Collected data entries:
● ● ● ●

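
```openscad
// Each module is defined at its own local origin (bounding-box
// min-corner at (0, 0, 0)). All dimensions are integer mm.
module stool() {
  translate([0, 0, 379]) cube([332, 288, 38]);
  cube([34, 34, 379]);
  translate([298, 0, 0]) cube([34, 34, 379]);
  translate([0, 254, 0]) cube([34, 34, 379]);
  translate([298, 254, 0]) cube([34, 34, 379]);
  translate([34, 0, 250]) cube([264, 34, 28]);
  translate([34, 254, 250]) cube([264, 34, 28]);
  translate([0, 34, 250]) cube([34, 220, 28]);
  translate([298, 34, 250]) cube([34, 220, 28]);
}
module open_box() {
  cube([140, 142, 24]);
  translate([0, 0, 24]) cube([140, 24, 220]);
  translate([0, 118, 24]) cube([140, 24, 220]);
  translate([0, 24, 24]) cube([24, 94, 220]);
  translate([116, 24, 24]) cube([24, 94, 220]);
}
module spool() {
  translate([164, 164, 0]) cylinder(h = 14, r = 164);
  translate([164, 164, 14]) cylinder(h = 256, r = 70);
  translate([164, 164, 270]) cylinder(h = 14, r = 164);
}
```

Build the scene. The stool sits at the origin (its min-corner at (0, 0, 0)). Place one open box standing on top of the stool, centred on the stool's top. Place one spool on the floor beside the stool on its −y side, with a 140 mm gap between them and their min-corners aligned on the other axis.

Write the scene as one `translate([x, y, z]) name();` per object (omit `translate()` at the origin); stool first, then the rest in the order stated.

stool();
translate([96, 73, 417]) open_box();
translate([0, -468, 0]) spool();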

● ● ● ●

| What you need to do |
Exact retyping of every entry is required.

| Written solution |
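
```openscad
// Each module is defined at its own local origin (bounding-box
// min-corner at (0, 0, 0)). All dimensions are integer mm.
module stool() {
  translate([0, 0, 379]) cube([332, 288, 38]);
  cube([34, 34, 379]);
  translate([298, 0, 0]) cube([34, 34, 379]);
  translate([0, 254, 0]) cube([34, 34, 379]);
  translate([298, 254, 0]) cube([34, 34, 379]);
  translate([34, 0, 250]) cube([264, 34, 28]);
  translate([34, 254, 250]) cube([264, 34, 28]);
  translate([0, 34, 250]) cube([34, 220, 28]);
  translate([298, 34, 250]) cube([34, 220, 28]);
}
module open_box() {
  cube([140, 142, 24]);
  translate([0, 0, 24]) cube([140, 24, 220]);
  translate([0, 118, 24]) cube([140, 24, 220]);
  translate([0, 24, 24]) cube([24, 94, 220]);
  translate([116, 24, 24]) cube([24, 94, 220]);
}
module spool() {
  translate([164, 164, 0]) cylinder(h = 14, r = 164);
  translate([164, 164, 14]) cylinder(h = 256, r = 70);
  translate([164, 164, 270]) cylinder(h = 14, r = 164);
}
```

Build the scene. The stool sits at the origin (its min-corner at (0, 0, 0)). Place one open box standing on top of the stool, centred on the stool's top. Place one spool on the floor beside the stool on its −y side, with a 140 mm gap between them and their min-corners aligned on the other axis.

Write the scene as one `translate([x, y, z]) name();` per object (omit `translate()` at the origin); stool first, then the rest in the order stated.

stool();
translate([96, 73, 417]) open_box();
translate([0, -468, 0]) spool();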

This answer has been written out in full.